TASK OBJECTIVE: Among the entries below, one stretch runs from the line that contains "(178 fermi) *" through the line that contains "1.689 calorie + 2.725 Btu = (in joule) 2882". Repeat that stretch exactly, ends included, and only that.

══ TASK INPUT ══

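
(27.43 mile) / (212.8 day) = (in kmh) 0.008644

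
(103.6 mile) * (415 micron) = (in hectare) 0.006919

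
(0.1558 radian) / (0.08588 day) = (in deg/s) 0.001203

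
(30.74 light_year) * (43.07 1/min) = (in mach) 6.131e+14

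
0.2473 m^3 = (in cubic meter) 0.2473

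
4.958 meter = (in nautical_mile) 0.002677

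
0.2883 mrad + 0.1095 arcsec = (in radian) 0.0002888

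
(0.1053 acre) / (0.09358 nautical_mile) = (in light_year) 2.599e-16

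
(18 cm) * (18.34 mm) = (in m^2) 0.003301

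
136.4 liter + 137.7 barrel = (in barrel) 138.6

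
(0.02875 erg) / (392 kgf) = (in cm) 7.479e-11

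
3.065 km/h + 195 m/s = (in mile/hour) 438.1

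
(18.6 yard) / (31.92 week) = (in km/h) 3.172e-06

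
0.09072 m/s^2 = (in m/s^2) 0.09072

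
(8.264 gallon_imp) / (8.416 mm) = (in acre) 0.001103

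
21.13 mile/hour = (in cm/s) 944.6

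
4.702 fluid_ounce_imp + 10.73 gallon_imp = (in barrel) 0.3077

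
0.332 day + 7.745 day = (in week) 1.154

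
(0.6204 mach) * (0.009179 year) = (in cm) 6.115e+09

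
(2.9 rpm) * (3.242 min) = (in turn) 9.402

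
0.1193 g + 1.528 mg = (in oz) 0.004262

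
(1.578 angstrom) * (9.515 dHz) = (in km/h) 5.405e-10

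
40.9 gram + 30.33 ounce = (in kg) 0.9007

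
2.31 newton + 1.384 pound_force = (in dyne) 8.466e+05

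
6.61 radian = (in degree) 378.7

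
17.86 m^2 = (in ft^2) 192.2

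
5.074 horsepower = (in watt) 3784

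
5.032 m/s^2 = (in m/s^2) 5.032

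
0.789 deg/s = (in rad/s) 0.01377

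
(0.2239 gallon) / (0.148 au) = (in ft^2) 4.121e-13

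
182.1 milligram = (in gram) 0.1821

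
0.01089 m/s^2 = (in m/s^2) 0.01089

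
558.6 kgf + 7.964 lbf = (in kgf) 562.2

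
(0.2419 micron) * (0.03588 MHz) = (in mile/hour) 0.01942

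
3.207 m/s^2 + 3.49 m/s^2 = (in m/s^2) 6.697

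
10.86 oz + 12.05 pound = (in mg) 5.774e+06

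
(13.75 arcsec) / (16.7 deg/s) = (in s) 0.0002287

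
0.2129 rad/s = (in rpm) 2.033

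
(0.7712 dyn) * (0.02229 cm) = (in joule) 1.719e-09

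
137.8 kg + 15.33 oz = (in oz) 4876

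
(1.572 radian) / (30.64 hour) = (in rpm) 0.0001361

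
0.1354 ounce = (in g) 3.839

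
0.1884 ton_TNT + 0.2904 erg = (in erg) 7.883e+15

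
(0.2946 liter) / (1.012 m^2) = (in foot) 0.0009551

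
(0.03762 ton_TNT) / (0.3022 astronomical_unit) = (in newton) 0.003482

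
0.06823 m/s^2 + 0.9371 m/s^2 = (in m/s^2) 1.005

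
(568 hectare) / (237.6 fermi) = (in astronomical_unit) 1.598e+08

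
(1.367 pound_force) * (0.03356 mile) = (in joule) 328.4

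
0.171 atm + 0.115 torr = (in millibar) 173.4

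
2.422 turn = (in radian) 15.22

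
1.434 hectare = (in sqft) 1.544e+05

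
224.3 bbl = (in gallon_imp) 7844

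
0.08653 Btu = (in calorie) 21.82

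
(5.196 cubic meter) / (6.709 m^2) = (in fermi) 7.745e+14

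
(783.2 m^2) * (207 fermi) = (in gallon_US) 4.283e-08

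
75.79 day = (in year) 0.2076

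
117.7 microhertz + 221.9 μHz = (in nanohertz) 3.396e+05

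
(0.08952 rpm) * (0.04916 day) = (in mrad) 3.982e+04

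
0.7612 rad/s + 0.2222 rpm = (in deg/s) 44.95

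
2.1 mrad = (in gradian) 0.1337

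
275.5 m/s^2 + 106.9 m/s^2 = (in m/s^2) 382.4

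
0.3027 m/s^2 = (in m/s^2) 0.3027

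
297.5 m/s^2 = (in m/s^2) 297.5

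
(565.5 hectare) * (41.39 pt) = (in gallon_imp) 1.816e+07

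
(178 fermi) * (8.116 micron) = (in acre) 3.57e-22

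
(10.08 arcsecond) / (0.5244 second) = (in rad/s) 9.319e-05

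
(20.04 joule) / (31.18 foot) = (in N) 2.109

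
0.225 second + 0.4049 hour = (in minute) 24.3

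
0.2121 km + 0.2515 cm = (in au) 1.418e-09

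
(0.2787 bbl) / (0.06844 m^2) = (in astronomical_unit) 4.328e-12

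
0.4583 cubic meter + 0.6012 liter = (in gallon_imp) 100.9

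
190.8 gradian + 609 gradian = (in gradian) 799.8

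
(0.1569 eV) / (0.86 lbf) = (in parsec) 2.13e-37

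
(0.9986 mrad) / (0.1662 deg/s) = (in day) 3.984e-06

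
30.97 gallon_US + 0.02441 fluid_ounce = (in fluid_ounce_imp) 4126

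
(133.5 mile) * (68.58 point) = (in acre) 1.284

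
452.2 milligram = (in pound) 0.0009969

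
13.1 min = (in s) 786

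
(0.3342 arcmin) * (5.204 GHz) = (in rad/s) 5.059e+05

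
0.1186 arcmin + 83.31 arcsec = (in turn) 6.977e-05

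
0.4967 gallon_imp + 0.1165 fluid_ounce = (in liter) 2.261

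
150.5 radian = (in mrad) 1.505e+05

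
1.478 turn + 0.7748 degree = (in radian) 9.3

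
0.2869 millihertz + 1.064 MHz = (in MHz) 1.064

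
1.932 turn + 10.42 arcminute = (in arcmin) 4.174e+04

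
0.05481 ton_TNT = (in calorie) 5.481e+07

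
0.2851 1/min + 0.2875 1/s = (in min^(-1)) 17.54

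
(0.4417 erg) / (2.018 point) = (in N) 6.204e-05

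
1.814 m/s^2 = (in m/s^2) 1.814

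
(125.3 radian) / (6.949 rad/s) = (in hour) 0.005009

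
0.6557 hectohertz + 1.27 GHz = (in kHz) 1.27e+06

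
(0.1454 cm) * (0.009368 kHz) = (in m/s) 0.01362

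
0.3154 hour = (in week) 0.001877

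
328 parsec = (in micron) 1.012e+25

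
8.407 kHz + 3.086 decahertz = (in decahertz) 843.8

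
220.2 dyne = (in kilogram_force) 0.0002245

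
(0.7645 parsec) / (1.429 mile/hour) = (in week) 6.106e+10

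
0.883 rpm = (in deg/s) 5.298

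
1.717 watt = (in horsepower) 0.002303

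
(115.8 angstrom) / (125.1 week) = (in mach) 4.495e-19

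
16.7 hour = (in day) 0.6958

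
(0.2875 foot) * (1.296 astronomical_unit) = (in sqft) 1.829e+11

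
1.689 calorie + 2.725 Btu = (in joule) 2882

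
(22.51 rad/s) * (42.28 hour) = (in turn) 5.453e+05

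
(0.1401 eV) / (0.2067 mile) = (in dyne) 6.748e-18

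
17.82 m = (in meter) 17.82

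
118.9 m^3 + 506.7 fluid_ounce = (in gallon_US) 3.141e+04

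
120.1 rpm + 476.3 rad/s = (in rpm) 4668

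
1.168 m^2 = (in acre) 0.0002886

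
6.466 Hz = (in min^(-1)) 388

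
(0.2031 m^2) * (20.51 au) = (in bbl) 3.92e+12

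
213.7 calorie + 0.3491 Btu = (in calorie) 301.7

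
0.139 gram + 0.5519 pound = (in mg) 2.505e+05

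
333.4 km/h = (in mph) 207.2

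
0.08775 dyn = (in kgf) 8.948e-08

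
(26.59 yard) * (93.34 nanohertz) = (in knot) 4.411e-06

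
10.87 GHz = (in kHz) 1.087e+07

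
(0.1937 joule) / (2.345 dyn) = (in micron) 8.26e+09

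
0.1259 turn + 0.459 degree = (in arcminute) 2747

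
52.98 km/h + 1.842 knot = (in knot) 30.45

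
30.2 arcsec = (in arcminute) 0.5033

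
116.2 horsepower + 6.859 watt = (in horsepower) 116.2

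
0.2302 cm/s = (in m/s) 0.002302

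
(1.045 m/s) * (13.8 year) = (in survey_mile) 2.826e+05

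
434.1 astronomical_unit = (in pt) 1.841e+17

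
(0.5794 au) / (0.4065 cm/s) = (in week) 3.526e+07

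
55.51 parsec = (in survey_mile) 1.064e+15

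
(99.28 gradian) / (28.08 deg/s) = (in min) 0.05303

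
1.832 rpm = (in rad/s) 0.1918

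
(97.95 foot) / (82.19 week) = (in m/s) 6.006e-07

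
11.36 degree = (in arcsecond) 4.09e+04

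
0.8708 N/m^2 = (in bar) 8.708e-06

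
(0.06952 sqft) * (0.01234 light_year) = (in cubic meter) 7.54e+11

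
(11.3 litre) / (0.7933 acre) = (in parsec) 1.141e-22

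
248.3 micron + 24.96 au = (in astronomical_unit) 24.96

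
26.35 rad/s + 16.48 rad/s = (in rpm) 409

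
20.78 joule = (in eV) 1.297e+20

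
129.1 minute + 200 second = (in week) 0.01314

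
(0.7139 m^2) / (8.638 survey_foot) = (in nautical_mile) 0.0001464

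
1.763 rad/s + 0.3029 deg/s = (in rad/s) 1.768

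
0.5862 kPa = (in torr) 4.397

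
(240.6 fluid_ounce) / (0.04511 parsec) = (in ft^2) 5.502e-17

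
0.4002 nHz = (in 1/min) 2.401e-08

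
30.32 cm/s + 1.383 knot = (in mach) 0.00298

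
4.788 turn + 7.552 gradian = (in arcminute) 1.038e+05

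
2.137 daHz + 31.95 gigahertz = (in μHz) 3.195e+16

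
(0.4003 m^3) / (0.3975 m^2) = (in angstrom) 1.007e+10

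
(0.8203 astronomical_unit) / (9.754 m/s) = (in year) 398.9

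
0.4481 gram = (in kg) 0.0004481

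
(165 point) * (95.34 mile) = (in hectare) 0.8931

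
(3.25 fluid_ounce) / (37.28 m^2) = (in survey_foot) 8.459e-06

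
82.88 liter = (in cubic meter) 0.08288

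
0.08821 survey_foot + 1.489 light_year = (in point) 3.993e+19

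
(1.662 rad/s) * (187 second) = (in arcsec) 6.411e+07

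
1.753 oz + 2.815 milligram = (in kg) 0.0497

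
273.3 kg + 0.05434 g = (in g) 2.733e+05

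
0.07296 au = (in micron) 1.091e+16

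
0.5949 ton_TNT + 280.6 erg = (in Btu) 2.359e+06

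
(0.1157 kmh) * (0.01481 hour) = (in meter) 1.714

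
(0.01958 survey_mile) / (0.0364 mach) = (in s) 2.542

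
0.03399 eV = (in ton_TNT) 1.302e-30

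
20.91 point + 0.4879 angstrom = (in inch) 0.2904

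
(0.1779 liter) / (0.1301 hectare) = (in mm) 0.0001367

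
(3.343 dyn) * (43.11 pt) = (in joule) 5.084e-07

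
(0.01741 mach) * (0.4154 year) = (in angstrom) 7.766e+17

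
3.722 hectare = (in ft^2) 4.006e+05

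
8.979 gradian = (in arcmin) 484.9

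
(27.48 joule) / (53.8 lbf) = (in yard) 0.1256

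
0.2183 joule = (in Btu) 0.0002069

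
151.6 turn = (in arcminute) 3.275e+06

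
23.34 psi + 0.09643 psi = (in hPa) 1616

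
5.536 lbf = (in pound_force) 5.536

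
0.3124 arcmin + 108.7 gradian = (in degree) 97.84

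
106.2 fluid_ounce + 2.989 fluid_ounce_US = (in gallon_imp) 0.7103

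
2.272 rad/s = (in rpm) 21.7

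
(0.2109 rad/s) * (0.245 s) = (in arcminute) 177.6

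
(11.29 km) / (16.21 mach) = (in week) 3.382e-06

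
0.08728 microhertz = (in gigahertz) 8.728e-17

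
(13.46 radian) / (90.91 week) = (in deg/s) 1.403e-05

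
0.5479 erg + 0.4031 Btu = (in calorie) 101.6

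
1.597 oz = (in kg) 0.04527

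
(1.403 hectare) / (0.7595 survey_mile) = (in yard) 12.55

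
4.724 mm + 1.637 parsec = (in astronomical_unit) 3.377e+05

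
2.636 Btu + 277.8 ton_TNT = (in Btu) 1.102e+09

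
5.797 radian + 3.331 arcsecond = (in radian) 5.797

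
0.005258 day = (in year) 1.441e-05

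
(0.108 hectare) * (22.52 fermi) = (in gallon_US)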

═══

RESPONSE:
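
(178 fermi) * (8.116 micron) = (in acre) 3.57e-22

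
(10.08 arcsecond) / (0.5244 second) = (in rad/s) 9.319e-05

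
(20.04 joule) / (31.18 foot) = (in N) 2.109

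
0.225 second + 0.4049 hour = (in minute) 24.3

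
0.2121 km + 0.2515 cm = (in au) 1.418e-09

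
(0.2787 bbl) / (0.06844 m^2) = (in astronomical_unit) 4.328e-12

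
0.4583 cubic meter + 0.6012 liter = (in gallon_imp) 100.9

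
190.8 gradian + 609 gradian = (in gradian) 799.8

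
(0.1569 eV) / (0.86 lbf) = (in parsec) 2.13e-37

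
(0.9986 mrad) / (0.1662 deg/s) = (in day) 3.984e-06

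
30.97 gallon_US + 0.02441 fluid_ounce = (in fluid_ounce_imp) 4126

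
(133.5 mile) * (68.58 point) = (in acre) 1.284

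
452.2 milligram = (in pound) 0.0009969

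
13.1 min = (in s) 786

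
(0.3342 arcmin) * (5.204 GHz) = (in rad/s) 5.059e+05

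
0.1186 arcmin + 83.31 arcsec = (in turn) 6.977e-05

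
0.4967 gallon_imp + 0.1165 fluid_ounce = (in liter) 2.261

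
150.5 radian = (in mrad) 1.505e+05

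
1.478 turn + 0.7748 degree = (in radian) 9.3

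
0.2869 millihertz + 1.064 MHz = (in MHz) 1.064

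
1.932 turn + 10.42 arcminute = (in arcmin) 4.174e+04

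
0.05481 ton_TNT = (in calorie) 5.481e+07

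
0.2851 1/min + 0.2875 1/s = (in min^(-1)) 17.54

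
(0.4417 erg) / (2.018 point) = (in N) 6.204e-05

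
1.814 m/s^2 = (in m/s^2) 1.814

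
(125.3 radian) / (6.949 rad/s) = (in hour) 0.005009

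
0.6557 hectohertz + 1.27 GHz = (in kHz) 1.27e+06

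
(0.1454 cm) * (0.009368 kHz) = (in m/s) 0.01362

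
0.3154 hour = (in week) 0.001877

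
328 parsec = (in micron) 1.012e+25

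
8.407 kHz + 3.086 decahertz = (in decahertz) 843.8

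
220.2 dyne = (in kilogram_force) 0.0002245

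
(0.7645 parsec) / (1.429 mile/hour) = (in week) 6.106e+10

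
0.883 rpm = (in deg/s) 5.298

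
1.717 watt = (in horsepower) 0.002303

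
(115.8 angstrom) / (125.1 week) = (in mach) 4.495e-19

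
16.7 hour = (in day) 0.6958

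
(0.2875 foot) * (1.296 astronomical_unit) = (in sqft) 1.829e+11

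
1.689 calorie + 2.725 Btu = (in joule) 2882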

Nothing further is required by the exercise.